*** INPUT RECORDS Section Begins ***

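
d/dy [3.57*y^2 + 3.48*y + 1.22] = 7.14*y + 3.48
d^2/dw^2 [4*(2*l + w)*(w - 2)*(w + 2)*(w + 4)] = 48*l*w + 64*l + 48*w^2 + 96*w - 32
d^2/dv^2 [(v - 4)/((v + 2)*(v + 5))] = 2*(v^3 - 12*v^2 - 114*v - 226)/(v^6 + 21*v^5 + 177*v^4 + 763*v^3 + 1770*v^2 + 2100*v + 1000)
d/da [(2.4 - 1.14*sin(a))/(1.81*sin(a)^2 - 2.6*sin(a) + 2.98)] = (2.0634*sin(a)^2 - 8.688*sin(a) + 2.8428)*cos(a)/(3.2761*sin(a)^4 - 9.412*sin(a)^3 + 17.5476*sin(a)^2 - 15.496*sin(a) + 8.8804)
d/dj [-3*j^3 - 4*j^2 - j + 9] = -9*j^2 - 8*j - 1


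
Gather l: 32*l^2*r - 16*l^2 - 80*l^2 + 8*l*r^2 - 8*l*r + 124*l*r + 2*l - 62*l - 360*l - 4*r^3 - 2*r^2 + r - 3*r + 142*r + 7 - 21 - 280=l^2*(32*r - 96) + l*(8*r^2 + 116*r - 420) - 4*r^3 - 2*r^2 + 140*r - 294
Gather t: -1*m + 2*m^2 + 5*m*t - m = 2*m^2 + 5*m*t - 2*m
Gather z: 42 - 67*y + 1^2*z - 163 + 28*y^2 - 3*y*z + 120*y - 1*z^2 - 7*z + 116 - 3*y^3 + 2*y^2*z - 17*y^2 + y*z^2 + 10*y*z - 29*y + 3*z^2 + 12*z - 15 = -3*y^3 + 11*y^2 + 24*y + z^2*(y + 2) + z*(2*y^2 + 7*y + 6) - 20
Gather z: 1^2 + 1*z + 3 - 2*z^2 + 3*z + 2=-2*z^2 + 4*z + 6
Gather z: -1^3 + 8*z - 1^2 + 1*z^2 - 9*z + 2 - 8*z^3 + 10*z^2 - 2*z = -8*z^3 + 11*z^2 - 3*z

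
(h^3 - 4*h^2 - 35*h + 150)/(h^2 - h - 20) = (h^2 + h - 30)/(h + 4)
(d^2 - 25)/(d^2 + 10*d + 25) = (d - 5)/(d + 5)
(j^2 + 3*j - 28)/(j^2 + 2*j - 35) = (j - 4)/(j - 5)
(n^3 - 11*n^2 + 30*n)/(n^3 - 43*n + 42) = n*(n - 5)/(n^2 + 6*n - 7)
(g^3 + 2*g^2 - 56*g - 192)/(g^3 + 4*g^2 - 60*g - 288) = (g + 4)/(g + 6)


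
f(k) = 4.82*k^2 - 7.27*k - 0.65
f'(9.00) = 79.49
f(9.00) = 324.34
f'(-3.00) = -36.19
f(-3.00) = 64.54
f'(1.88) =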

*** INPUT RECORDS Section Ends ***

Show each line of the material above where "Gather" occurs.

▶ [TASK ANSWER]
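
Gather l: 32*l^2*r - 16*l^2 - 80*l^2 + 8*l*r^2 - 8*l*r + 124*l*r + 2*l - 62*l - 360*l - 4*r^3 - 2*r^2 + r - 3*r + 142*r + 7 - 21 - 280=l^2*(32*r - 96) + l*(8*r^2 + 116*r - 420) - 4*r^3 - 2*r^2 + 140*r - 294
Gather t: -1*m + 2*m^2 + 5*m*t - m = 2*m^2 + 5*m*t - 2*m
Gather z: 42 - 67*y + 1^2*z - 163 + 28*y^2 - 3*y*z + 120*y - 1*z^2 - 7*z + 116 - 3*y^3 + 2*y^2*z - 17*y^2 + y*z^2 + 10*y*z - 29*y + 3*z^2 + 12*z - 15 = -3*y^3 + 11*y^2 + 24*y + z^2*(y + 2) + z*(2*y^2 + 7*y + 6) - 20
Gather z: 1^2 + 1*z + 3 - 2*z^2 + 3*z + 2=-2*z^2 + 4*z + 6
Gather z: -1^3 + 8*z - 1^2 + 1*z^2 - 9*z + 2 - 8*z^3 + 10*z^2 - 2*z = -8*z^3 + 11*z^2 - 3*z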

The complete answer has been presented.